Work required:
What is the number of lines in the data that contain "axis"? Respond with nothing else.

(Collected data entries)
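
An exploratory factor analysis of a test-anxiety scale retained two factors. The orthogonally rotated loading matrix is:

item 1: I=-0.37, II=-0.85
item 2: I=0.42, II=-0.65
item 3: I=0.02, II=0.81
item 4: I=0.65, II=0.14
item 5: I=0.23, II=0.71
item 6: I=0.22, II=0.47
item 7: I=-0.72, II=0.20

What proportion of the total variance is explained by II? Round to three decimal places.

SS loadings for II = (-0.85)² + (-0.65)² + 0.81² + 0.14² + 0.71² + 0.47² + 0.20² = 2.5857
Proportion of variance = 2.5857 / 7 = 0.3694.

0.369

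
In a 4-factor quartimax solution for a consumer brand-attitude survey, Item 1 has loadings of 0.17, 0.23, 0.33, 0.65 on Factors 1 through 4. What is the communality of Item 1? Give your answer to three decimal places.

h² = 0.17² + 0.23² + 0.33² + 0.65² = 0.0289 + 0.0529 + 0.1089 + 0.4225 = 0.6132

0.613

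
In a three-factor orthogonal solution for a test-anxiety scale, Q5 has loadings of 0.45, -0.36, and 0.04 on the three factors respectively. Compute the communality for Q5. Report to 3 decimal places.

0.334

h² = 0.45² + (-0.36)² + 0.04² = 0.2025 + 0.1296 + 0.0016 = 0.3337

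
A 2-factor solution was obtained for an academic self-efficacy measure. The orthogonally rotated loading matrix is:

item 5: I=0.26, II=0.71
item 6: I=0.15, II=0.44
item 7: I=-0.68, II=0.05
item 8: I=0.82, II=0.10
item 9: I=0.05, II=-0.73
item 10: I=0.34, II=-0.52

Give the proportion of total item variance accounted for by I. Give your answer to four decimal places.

0.2238

SS loadings for I = 0.26² + 0.15² + (-0.68)² + 0.82² + 0.05² + 0.34² = 1.3430
Proportion of variance = 1.3430 / 6 = 0.2238.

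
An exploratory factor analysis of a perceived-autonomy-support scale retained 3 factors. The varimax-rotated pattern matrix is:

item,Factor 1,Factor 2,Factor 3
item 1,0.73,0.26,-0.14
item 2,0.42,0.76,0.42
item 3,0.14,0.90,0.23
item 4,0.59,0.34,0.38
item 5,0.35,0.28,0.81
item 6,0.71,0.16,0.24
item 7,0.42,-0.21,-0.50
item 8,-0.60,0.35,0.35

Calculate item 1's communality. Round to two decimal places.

h² = 0.73² + 0.26² + (-0.14)² = 0.5329 + 0.0676 + 0.0196 = 0.6201

0.62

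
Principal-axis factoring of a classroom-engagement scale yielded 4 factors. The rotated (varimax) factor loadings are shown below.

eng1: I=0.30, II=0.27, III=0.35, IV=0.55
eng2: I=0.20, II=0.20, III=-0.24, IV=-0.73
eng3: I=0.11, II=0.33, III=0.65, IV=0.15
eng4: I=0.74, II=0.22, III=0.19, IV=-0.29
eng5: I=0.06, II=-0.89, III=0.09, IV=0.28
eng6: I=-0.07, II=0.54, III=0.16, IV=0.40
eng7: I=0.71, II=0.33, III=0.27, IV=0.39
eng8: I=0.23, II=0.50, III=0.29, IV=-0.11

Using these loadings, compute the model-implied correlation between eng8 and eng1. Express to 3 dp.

r̂ = Σ λ_i·λ_j across factors = (0.23)(0.30) + (0.50)(0.27) + (0.29)(0.35) + (-0.11)(0.55)
  = +0.0690 +0.1350 +0.1015 -0.0605 = 0.2450

0.245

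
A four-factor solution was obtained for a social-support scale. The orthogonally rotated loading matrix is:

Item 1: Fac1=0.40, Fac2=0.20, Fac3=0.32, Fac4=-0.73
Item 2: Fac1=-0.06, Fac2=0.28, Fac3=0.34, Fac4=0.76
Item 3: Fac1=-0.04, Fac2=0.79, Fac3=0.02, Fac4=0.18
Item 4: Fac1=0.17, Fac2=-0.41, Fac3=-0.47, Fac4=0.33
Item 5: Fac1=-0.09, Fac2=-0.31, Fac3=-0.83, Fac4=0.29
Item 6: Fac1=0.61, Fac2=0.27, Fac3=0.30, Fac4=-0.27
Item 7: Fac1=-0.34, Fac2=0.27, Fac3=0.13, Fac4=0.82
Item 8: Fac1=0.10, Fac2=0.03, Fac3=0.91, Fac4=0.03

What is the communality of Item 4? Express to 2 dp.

h² = 0.17² + (-0.41)² + (-0.47)² + 0.33² = 0.0289 + 0.1681 + 0.2209 + 0.1089 = 0.5268

0.53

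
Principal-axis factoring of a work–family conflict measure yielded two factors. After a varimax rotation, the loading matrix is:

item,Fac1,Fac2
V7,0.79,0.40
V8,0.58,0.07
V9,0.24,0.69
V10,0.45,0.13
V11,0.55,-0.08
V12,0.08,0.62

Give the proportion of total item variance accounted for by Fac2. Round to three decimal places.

0.175

SS loadings for Fac2 = 0.40² + 0.07² + 0.69² + 0.13² + (-0.08)² + 0.62² = 1.0487
Proportion of variance = 1.0487 / 6 = 0.1748.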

Final answer:
2